- [AIM OF THE EXERCISE]:
Count the lines of the listing below where "system" shows up, and please answer with that number only.

- [LISTED RECORDS]:

++++

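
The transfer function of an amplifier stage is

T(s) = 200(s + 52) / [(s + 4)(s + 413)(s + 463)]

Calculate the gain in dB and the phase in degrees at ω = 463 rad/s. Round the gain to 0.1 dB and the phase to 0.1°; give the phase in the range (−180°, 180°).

At s = jω = j463:
zero (s+52): 52 + j463 → |·| = √(52²+463²) = √217073 ≈ 465.91, ∠ = arctan(463/52) ≈ 83.59°
pole (s+4): 4 + j463 → |·| = √(4²+463²) = √214385 ≈ 463.02, ∠ = arctan(463/4) ≈ 89.51°
pole (s+413): 413 + j463 → |·| = √(413²+463²) = √384938 ≈ 620.43, ∠ = arctan(463/413) ≈ 48.27°
pole (s+463): 463 + j463 → |·| = √(463²+463²) = √428738 ≈ 654.78, ∠ = arctan(463/463) ≈ 45.00°
|T| = 200 · 465.91 / 1.881e+08 ≈ 0.00049539
Gain = 20 log₁₀(0.00049539) ≈ -66.10 dB
∠T = 83.59° − 182.78° = -99.19°

-66.1 dB, -99.2°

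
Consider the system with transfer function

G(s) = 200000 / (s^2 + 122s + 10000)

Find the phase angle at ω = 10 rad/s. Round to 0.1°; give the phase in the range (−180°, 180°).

-7.0°

At s = jω = j10:
quadratic: (j10)² + 122·j10 + 10000 = 9900 + j1220 → |·| ≈ 9974.9, ∠ ≈ 7.03°
∠G = 0.00° − 7.03° = -7.03°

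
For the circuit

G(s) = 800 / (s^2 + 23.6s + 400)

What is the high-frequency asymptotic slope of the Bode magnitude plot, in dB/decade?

Each pole contributes −20 dB/decade at high frequency; each zero contributes +20 dB/decade.
Net: 0 zero(s) − 2 pole(s) → -40 dB/decade.

-40 dB/decade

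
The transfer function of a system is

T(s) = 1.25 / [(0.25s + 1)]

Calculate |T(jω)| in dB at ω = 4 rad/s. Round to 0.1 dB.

-1.1 dB

At ω = 4 rad/s:
pole (1 + j4·0.25) = 1 + j1 → |·| ≈ 1.4142, ∠ ≈ 45.00°
|T| = 1.25 · 1 / (1.4142) ≈ 0.88389
Gain = 20 log₁₀(0.88389) ≈ -1.07 dB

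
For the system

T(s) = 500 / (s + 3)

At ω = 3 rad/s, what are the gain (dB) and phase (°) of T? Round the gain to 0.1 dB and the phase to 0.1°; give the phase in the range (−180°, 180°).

41.4 dB, -45.0°

Substitute s = j3:
Numerator: 500 = 500 + j0
Denominator: (j3) + 3 = 3 + j3
|N| = √(500² + 0²) ≈ 500, ∠N ≈ 0.00°
|D| = √(3² + 3²) ≈ 4.2426, ∠D ≈ 45.00°
|T| = 500 / 4.2426 ≈ 117.85
Gain = 20 log₁₀(117.85) ≈ 41.43 dB
∠T = 0.00° − 45.00° = -45.00°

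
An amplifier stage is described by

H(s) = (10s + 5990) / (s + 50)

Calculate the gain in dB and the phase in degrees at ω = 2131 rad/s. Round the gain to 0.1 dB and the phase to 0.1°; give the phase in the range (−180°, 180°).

20.3 dB, -14.4°

Substitute s = j2131:
Numerator: 10(j2131) + 5990 = 5990 + j21310
Denominator: (j2131) + 50 = 50 + j2131
|N| = √(5990² + 21310²) ≈ 22136, ∠N ≈ 74.30°
|D| = √(50² + 2131²) ≈ 2131.6, ∠D ≈ 88.66°
|H| = 22136 / 2131.6 ≈ 10.385
Gain = 20 log₁₀(10.385) ≈ 20.33 dB
∠H = 74.30° − 88.66° = -14.36°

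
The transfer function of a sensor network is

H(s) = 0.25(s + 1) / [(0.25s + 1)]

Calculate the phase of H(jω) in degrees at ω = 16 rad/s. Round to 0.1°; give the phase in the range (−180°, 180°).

10.5°

At ω = 16 rad/s:
zero (1 + j16·1) = 1 + j16 → |·| ≈ 16.031, ∠ ≈ 86.42°
pole (1 + j16·0.25) = 1 + j4 → |·| ≈ 4.1231, ∠ ≈ 75.96°
∠H = (86.42°) − (75.96°) = 10.46°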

++++

- [TASK RESULT]:
3